▸ **Activity**
Every line below that mentions the word "each" should be copied out.

Top of Source material

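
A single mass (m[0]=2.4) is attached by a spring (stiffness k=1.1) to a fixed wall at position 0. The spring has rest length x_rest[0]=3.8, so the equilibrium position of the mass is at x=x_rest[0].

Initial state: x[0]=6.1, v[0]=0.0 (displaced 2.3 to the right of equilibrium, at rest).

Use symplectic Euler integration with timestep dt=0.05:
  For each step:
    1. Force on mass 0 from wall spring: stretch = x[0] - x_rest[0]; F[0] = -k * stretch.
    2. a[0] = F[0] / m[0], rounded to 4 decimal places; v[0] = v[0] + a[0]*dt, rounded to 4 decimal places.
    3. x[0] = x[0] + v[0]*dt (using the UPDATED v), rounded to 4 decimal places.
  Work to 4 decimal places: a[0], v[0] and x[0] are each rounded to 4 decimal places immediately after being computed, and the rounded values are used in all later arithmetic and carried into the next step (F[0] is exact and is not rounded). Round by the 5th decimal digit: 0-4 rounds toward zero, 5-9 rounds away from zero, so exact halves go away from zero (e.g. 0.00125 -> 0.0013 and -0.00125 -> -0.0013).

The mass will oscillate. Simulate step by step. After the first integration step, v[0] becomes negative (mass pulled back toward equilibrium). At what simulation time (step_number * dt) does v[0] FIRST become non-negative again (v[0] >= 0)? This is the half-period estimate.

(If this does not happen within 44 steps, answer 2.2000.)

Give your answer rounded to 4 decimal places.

Step 0: x=[6.1000] v=[0.0000]
Step 1: x=[6.0974] v=[-0.0527]
Step 2: x=[6.0921] v=[-0.1054]
Step 3: x=[6.0842] v=[-0.1579]
Step 4: x=[6.0737] v=[-0.2102]
Step 5: x=[6.0606] v=[-0.2623]
Step 6: x=[6.0449] v=[-0.3141]
Step 7: x=[6.0266] v=[-0.3655]
Step 8: x=[6.0058] v=[-0.4165]
Step 9: x=[5.9824] v=[-0.4671]
Step 10: x=[5.9565] v=[-0.5171]
Step 11: x=[5.9282] v=[-0.5665]
Step 12: x=[5.8974] v=[-0.6153]
Step 13: x=[5.8642] v=[-0.6634]
Step 14: x=[5.8287] v=[-0.7107]
Step 15: x=[5.7908] v=[-0.7572]
Step 16: x=[5.7507] v=[-0.8028]
Step 17: x=[5.7083] v=[-0.8475]
Step 18: x=[5.6637] v=[-0.8912]
Step 19: x=[5.6170] v=[-0.9339]
Step 20: x=[5.5682] v=[-0.9755]
Step 21: x=[5.5174] v=[-1.0160]
Step 22: x=[5.4646] v=[-1.0554]
Step 23: x=[5.4099] v=[-1.0935]
Step 24: x=[5.3534] v=[-1.1304]
Step 25: x=[5.2951] v=[-1.1660]
Step 26: x=[5.2351] v=[-1.2003]
Step 27: x=[5.1734] v=[-1.2332]
Step 28: x=[5.1102] v=[-1.2647]
Step 29: x=[5.0455] v=[-1.2947]
Step 30: x=[4.9793] v=[-1.3232]
Step 31: x=[4.9118] v=[-1.3502]
Step 32: x=[4.8430] v=[-1.3757]
Step 33: x=[4.7730] v=[-1.3996]
Step 34: x=[4.7019] v=[-1.4219]
Step 35: x=[4.6298] v=[-1.4426]
Step 36: x=[4.5567] v=[-1.4616]
Step 37: x=[4.4828] v=[-1.4789]
Step 38: x=[4.4081] v=[-1.4946]
Step 39: x=[4.3327] v=[-1.5085]
Step 40: x=[4.2567] v=[-1.5207]
Step 41: x=[4.1801] v=[-1.5312]
Step 42: x=[4.1031] v=[-1.5399]
Step 43: x=[4.0258] v=[-1.5468]
Step 44: x=[3.9482] v=[-1.5520]
v[0] did not become non-negative within 44 steps; using fallback time=2.2000

Answer: 2.2000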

Bottom of Source material

▸ **Written response**
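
  For each step:
  Work to 4 decimal places: a[0], v[0] and x[0] are each rounded to 4 decimal places immediately after being computed, and the rounded values are used in all later arithmetic and carried into the next step (F[0] is exact and is not rounded). Round by the 5th decimal digit: 0-4 rounds toward zero, 5-9 rounds away from zero, so exact halves go away from zero (e.g. 0.00125 -> 0.0013 and -0.00125 -> -0.0013).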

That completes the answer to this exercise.